> [Exercise goal]:
The whole listing should be written out again exactly.

> [Material for the task]:
● ● ●
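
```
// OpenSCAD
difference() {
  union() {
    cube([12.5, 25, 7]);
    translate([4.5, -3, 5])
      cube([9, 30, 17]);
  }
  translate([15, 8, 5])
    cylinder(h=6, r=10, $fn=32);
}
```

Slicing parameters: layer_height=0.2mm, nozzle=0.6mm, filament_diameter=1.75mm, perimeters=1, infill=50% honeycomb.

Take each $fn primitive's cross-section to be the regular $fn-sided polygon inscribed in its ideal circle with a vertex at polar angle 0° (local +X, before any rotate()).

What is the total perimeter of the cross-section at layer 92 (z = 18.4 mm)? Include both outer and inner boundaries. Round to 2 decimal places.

At z = 18.4 mm: the cube does not reach this height (z outside [0, 7]); the cube at (4.5, -3) is present — its section is the full 9×30 rectangle (perimeter 78.00 mm); Merging all regions: only the 9×30 cube at (4.5, -3) is present, so the union is just that shape — boundary = 78.00 mm; the cylinder at (15, 8) is not intersected at this z (z outside [5, 11]); Taking the first minus the rest: none of the subtracted shapes is present at this height, so that combined region is unchanged — boundary = 78.00 mm. Overall, the cross-section is a single solid region. Total boundary length (outer) = 78.00 mm.

78.00 mm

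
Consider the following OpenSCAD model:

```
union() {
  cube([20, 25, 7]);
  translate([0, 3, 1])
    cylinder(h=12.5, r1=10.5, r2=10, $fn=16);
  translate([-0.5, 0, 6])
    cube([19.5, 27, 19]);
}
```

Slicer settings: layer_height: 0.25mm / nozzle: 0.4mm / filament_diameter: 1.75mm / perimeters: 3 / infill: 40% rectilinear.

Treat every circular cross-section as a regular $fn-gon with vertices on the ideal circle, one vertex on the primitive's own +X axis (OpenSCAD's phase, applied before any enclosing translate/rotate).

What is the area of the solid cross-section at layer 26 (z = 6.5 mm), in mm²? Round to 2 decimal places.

At z = 6.5 mm: the cube (footprint 20×25) is included at this height (area 500.00 mm²); the cone at (0, 3): at t=0.440 of its height the radius interpolates to r₁+(r₂−r₁)t = 10.280, giving a regular 16-gon of that circumradius (area = (16/2)·10.280²·sin(360°/16) = 323.53 mm²); the cube at (-0.5, 0) is present — its section is the full 19.5×27 rectangle (area 526.50 mm²); Merging all regions: the regions partially overlap — summed areas 1350.03 mm² minus the doubly-counted overlap 592.44 mm² gives 757.59 mm² — area = 757.59 mm². Overall, the cross-section is a single solid region. Net area = 757.59 mm².

757.59 mm²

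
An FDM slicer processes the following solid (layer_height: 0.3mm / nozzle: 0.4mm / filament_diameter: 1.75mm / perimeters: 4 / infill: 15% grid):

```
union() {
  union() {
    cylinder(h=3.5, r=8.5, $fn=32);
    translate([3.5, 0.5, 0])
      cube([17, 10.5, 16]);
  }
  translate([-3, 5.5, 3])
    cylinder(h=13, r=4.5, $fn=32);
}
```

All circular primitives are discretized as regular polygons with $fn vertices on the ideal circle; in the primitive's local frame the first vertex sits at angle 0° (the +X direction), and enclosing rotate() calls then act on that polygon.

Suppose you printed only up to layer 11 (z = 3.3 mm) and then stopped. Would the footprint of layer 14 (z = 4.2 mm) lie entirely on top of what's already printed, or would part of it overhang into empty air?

Compare the two slices. At z = 3.3: the cylinder: section is a regular 32-gon, circumradius r=8.5 (area = (32/2)·8.500²·sin(360°/32) = 225.52 mm²); the 17×10.5 cube at (3.5, 0.5) contributes its full rectangle (area 178.50 mm²); Taking the union: the regions partially overlap — summed areas 404.02 mm² minus the doubly-counted overlap 25.10 mm² gives 378.92 mm² — area = 378.92 mm²; the r=4.5 cylinder at (-3, 5.5) contributes a regular 32-gon of circumradius 4.5 (area = (32/2)·4.500²·sin(360°/32) = 63.21 mm²); Merging all regions: the regions partially overlap — summed areas 442.13 mm² minus the doubly-counted overlap 47.63 mm² gives 394.50 mm² — area = 394.50 mm². At z = 4.2: the cylinder is absent (z outside [0, 3.5]); the cube at (3.5, 0.5) is present — its section is the full 17×10.5 rectangle (area 178.50 mm²); Combining (union): only the 17×10.5 cube at (3.5, 0.5) is present, so the union is just that shape — area = 178.50 mm²; the r=4.5 cylinder at (-3, 5.5) contributes a regular 32-gon of circumradius 4.5 (area = (32/2)·4.500²·sin(360°/32) = 63.21 mm²); Taking the union: the 2 present regions are separate (no shared area or edge), so areas and boundary lengths simply add and each stays a separate island — area = 241.71 mm². Checking containment: the cross-section at z = 4.2 is a subset of the cross-section at z = 3.3.

entirely on top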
● ● ●
> [Answer section]:
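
```
// OpenSCAD
difference() {
  union() {
    cube([12.5, 25, 7]);
    translate([4.5, -3, 5])
      cube([9, 30, 17]);
  }
  translate([15, 8, 5])
    cylinder(h=6, r=10, $fn=32);
}
```

Slicing parameters: layer_height=0.2mm, nozzle=0.6mm, filament_diameter=1.75mm, perimeters=1, infill=50% honeycomb.

Take each $fn primitive's cross-section to be the regular $fn-sided polygon inscribed in its ideal circle with a vertex at polar angle 0° (local +X, before any rotate()).

What is the total perimeter of the cross-section at layer 92 (z = 18.4 mm)? Include both outer and inner boundaries. Round to 2 decimal places.

At z = 18.4 mm: the cube does not reach this height (z outside [0, 7]); the cube at (4.5, -3) is present — its section is the full 9×30 rectangle (perimeter 78.00 mm); Merging all regions: only the 9×30 cube at (4.5, -3) is present, so the union is just that shape — boundary = 78.00 mm; the cylinder at (15, 8) is not intersected at this z (z outside [5, 11]); Taking the first minus the rest: none of the subtracted shapes is present at this height, so that combined region is unchanged — boundary = 78.00 mm. Overall, the cross-section is a single solid region. Total boundary length (outer) = 78.00 mm.

78.00 mm

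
Consider the following OpenSCAD model:

```
union() {
  cube([20, 25, 7]);
  translate([0, 3, 1])
    cylinder(h=12.5, r1=10.5, r2=10, $fn=16);
  translate([-0.5, 0, 6])
    cube([19.5, 27, 19]);
}
```

Slicer settings: layer_height: 0.25mm / nozzle: 0.4mm / filament_diameter: 1.75mm / perimeters: 3 / infill: 40% rectilinear.

Treat every circular cross-section as a regular $fn-gon with vertices on the ideal circle, one vertex on the primitive's own +X axis (OpenSCAD's phase, applied before any enclosing translate/rotate).

What is the area of the solid cross-section at layer 26 (z = 6.5 mm), in mm²? Round to 2 decimal places.

At z = 6.5 mm: the cube (footprint 20×25) is included at this height (area 500.00 mm²); the cone at (0, 3): at t=0.440 of its height the radius interpolates to r₁+(r₂−r₁)t = 10.280, giving a regular 16-gon of that circumradius (area = (16/2)·10.280²·sin(360°/16) = 323.53 mm²); the cube at (-0.5, 0) is present — its section is the full 19.5×27 rectangle (area 526.50 mm²); Merging all regions: the regions partially overlap — summed areas 1350.03 mm² minus the doubly-counted overlap 592.44 mm² gives 757.59 mm² — area = 757.59 mm². Overall, the cross-section is a single solid region. Net area = 757.59 mm².

757.59 mm²

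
An FDM slicer processes the following solid (layer_height: 0.3mm / nozzle: 0.4mm / filament_diameter: 1.75mm / perimeters: 4 / infill: 15% grid):

```
union() {
  union() {
    cylinder(h=3.5, r=8.5, $fn=32);
    translate([3.5, 0.5, 0])
      cube([17, 10.5, 16]);
  }
  translate([-3, 5.5, 3])
    cylinder(h=13, r=4.5, $fn=32);
}
```

All circular primitives are discretized as regular polygons with $fn vertices on the ideal circle; in the primitive's local frame the first vertex sits at angle 0° (the +X direction), and enclosing rotate() calls then act on that polygon.

Suppose you printed only up to layer 11 (z = 3.3 mm) and then stopped. Would the footprint of layer 14 (z = 4.2 mm) lie entirely on top of what's already printed, or would part of it overhang into empty air?

Compare the two slices. At z = 3.3: the cylinder: section is a regular 32-gon, circumradius r=8.5 (area = (32/2)·8.500²·sin(360°/32) = 225.52 mm²); the 17×10.5 cube at (3.5, 0.5) contributes its full rectangle (area 178.50 mm²); Taking the union: the regions partially overlap — summed areas 404.02 mm² minus the doubly-counted overlap 25.10 mm² gives 378.92 mm² — area = 378.92 mm²; the r=4.5 cylinder at (-3, 5.5) contributes a regular 32-gon of circumradius 4.5 (area = (32/2)·4.500²·sin(360°/32) = 63.21 mm²); Merging all regions: the regions partially overlap — summed areas 442.13 mm² minus the doubly-counted overlap 47.63 mm² gives 394.50 mm² — area = 394.50 mm². At z = 4.2: the cylinder is absent (z outside [0, 3.5]); the cube at (3.5, 0.5) is present — its section is the full 17×10.5 rectangle (area 178.50 mm²); Combining (union): only the 17×10.5 cube at (3.5, 0.5) is present, so the union is just that shape — area = 178.50 mm²; the r=4.5 cylinder at (-3, 5.5) contributes a regular 32-gon of circumradius 4.5 (area = (32/2)·4.500²·sin(360°/32) = 63.21 mm²); Taking the union: the 2 present regions are separate (no shared area or edge), so areas and boundary lengths simply add and each stays a separate island — area = 241.71 mm². Checking containment: the cross-section at z = 4.2 is a subset of the cross-section at z = 3.3.

entirely on top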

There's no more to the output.